• _Task to carry out_: Find all the lines in the material below with the word "stage", and copy them.
----------------------------------------
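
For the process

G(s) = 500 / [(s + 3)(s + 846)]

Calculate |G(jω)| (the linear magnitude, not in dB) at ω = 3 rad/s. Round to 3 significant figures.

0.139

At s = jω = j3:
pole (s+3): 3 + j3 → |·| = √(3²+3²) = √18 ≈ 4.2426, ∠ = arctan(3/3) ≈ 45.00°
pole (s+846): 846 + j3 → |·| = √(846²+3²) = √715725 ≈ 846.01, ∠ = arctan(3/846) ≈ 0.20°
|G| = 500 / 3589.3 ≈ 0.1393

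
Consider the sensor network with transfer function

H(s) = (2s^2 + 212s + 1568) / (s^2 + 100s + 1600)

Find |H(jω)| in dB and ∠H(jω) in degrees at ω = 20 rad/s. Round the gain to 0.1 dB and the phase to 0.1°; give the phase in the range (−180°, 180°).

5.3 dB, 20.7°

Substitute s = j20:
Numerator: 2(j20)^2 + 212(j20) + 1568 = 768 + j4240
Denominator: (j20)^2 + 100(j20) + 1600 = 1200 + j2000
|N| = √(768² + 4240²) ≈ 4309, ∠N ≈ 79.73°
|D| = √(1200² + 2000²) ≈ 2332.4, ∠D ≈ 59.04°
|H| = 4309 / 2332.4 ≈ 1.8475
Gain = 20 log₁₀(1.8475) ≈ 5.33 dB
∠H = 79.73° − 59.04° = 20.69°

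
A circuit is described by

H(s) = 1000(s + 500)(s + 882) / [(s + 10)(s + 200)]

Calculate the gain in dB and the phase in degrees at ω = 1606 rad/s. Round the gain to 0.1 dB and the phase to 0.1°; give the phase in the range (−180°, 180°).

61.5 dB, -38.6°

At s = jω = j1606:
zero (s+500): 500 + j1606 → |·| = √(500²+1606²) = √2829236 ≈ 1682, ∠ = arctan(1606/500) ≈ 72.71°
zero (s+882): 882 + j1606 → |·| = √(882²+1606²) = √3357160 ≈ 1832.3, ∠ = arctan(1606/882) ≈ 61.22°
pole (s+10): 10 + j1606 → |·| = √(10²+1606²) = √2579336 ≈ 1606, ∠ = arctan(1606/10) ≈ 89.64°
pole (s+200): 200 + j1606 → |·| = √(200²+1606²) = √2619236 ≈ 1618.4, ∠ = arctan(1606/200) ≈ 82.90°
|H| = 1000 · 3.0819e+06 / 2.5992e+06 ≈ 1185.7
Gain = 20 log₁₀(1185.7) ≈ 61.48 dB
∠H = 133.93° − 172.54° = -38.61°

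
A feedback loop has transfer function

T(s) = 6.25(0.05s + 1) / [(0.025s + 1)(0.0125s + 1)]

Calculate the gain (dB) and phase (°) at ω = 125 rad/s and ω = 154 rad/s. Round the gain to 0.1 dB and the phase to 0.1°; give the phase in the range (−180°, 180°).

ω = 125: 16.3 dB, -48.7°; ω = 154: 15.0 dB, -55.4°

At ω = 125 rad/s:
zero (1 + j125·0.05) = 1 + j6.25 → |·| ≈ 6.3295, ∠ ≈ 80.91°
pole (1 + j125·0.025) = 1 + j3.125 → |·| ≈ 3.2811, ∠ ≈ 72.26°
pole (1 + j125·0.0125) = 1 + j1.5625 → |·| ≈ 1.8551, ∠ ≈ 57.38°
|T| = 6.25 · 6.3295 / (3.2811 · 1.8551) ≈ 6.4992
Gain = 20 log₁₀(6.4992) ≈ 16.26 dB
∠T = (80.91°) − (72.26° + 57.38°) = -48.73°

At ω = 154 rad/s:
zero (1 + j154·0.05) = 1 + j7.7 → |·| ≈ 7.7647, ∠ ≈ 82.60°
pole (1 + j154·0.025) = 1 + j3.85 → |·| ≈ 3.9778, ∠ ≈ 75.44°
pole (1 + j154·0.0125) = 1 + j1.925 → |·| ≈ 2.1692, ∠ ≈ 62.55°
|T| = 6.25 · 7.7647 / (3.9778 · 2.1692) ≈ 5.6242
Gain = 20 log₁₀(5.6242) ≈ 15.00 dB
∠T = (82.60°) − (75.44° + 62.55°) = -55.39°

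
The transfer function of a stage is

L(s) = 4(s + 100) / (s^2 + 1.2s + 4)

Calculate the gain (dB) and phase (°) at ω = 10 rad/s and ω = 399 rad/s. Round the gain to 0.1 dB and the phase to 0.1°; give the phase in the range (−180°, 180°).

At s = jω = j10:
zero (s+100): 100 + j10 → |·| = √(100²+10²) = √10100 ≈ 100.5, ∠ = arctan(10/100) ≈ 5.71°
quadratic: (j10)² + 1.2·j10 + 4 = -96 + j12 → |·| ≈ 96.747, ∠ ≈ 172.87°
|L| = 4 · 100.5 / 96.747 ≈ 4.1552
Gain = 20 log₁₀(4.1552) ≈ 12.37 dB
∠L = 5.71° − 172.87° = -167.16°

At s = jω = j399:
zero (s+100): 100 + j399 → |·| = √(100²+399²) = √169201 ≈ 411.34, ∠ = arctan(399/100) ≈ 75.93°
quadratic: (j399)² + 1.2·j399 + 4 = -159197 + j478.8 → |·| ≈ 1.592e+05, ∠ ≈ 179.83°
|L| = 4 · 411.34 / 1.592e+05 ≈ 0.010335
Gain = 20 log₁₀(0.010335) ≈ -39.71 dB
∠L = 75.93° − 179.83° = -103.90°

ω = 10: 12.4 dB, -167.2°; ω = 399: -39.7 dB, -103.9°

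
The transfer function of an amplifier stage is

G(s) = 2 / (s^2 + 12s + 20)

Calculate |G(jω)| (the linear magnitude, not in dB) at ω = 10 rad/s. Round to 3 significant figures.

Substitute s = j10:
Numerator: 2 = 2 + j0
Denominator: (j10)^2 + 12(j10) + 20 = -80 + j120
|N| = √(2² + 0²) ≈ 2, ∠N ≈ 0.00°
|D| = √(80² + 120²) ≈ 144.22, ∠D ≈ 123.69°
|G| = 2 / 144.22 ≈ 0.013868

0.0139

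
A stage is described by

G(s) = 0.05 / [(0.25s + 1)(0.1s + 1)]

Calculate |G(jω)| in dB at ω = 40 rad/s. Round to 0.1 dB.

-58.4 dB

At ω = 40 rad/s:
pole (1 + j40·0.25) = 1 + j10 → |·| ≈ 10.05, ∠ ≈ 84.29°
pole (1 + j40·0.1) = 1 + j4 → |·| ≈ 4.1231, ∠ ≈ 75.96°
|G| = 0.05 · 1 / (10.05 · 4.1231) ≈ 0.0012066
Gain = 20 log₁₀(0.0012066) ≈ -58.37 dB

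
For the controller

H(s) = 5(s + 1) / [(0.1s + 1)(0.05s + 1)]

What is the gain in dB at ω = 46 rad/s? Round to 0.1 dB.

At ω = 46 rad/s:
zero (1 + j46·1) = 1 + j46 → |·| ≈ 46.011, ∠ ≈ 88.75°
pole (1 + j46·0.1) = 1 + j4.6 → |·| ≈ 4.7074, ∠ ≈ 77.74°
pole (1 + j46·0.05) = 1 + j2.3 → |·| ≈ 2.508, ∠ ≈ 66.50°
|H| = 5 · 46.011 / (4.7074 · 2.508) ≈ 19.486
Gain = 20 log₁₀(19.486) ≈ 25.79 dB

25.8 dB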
----------------------------------------
• _Task solution_:
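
The transfer function of a stage is
The transfer function of an amplifier stage is
A stage is described by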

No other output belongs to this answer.